Transcribe exactly the line that contains "- A surviving" and every line after it to the end of the entries, and nothing more.

Stored data entries:
__________________________________________________
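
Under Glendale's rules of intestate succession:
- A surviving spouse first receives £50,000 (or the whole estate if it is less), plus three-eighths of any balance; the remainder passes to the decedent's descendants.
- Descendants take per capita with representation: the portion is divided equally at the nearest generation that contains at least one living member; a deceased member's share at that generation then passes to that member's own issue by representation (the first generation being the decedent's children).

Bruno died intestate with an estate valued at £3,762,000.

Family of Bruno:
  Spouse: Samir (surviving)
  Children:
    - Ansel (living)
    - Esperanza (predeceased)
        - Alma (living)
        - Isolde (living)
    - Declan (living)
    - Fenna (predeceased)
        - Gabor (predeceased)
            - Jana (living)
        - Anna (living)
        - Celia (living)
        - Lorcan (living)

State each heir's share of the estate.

Samir first takes £50,000, leaving a balance of £3,712,000. Samir then takes three-eighths of the balance (£1,392,000), for a total of £1,442,000. The remaining £2,320,000 passes to the descendants.
The descendants' portion (£2,320,000) is divided into 4 shares of £580,000: Ansel and Declan each take £580,000; Esperanza's £580,000 share passes to Esperanza's issue; Fenna's £580,000 share passes to Fenna's issue.
Esperanza's share (£580,000) is divided into 2 shares of £290,000: Alma and Isolde each take £290,000.
Fenna's share (£580,000) is divided into 4 shares of £145,000: Anna, Celia, and Lorcan each take £145,000; Gabor's £145,000 share passes to Gabor's issue.
Gabor's share (£145,000) passes entirely to Jana.

Samir: £1,442,000; Ansel: £580,000; Alma: £290,000; Isolde: £290,000; Declan: £580,000; Jana: £145,000; Anna: £145,000; Celia: £145,000; Lorcan: £145,000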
__________________________________________________
Answer to this task:
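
- A surviving spouse first receives £50,000 (or the whole estate if it is less), plus three-eighths of any balance; the remainder passes to the decedent's descendants.
- Descendants take per capita with representation: the portion is divided equally at the nearest generation that contains at least one living member; a deceased member's share at that generation then passes to that member's own issue by representation (the first generation being the decedent's children).

Bruno died intestate with an estate valued at £3,762,000.

Family of Bruno:
  Spouse: Samir (surviving)
  Children:
    - Ansel (living)
    - Esperanza (predeceased)
        - Alma (living)
        - Isolde (living)
    - Declan (living)
    - Fenna (predeceased)
        - Gabor (predeceased)
            - Jana (living)
        - Anna (living)
        - Celia (living)
        - Lorcan (living)

State each heir's share of the estate.

Samir first takes £50,000, leaving a balance of £3,712,000. Samir then takes three-eighths of the balance (£1,392,000), for a total of £1,442,000. The remaining £2,320,000 passes to the descendants.
The descendants' portion (£2,320,000) is divided into 4 shares of £580,000: Ansel and Declan each take £580,000; Esperanza's £580,000 share passes to Esperanza's issue; Fenna's £580,000 share passes to Fenna's issue.
Esperanza's share (£580,000) is divided into 2 shares of £290,000: Alma and Isolde each take £290,000.
Fenna's share (£580,000) is divided into 4 shares of £145,000: Anna, Celia, and Lorcan each take £145,000; Gabor's £145,000 share passes to Gabor's issue.
Gabor's share (£145,000) passes entirely to Jana.

Samir: £1,442,000; Ansel: £580,000; Alma: £290,000; Isolde: £290,000; Declan: £580,000; Jana: £145,000; Anna: £145,000; Celia: £145,000; Lorcan: £145,000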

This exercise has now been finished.